[[ Material shown open ]]

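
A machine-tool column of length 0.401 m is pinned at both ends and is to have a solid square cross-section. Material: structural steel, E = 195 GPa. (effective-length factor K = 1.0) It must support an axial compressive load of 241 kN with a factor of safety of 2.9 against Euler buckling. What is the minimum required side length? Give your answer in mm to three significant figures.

a ≈ 28.9 mm

Required P_cr = n·P = 2.9 × 241 = 698.9 kN
L_e = K·L = 1 × 0.401 = 0.4010 m
Required I = P_cr·L_e²/(π²E) = 6.989×10^5 × 0.4010² / (π² × 1.95×10^11) = 5.839×10^-8 m⁴
I_req = 5.839×10^4 mm⁴
Solid square: I = a⁴/12  ⇒  a = (12I)^(1/4) = (12×5.839×10^4)^(1/4) = 28.9 mm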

[[ Material shown closed ]]

• [What is being asked]
Here, the records must be output exactly and in full.

• [Written answer]
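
A machine-tool column of length 0.401 m is pinned at both ends and is to have a solid square cross-section. Material: structural steel, E = 195 GPa. (effective-length factor K = 1.0) It must support an axial compressive load of 241 kN with a factor of safety of 2.9 against Euler buckling. What is the minimum required side length? Give your answer in mm to three significant figures.

a ≈ 28.9 mm

Required P_cr = n·P = 2.9 × 241 = 698.9 kN
L_e = K·L = 1 × 0.401 = 0.4010 m
Required I = P_cr·L_e²/(π²E) = 6.989×10^5 × 0.4010² / (π² × 1.95×10^11) = 5.839×10^-8 m⁴
I_req = 5.839×10^4 mm⁴
Solid square: I = a⁴/12  ⇒  a = (12I)^(1/4) = (12×5.839×10^4)^(1/4) = 28.9 mm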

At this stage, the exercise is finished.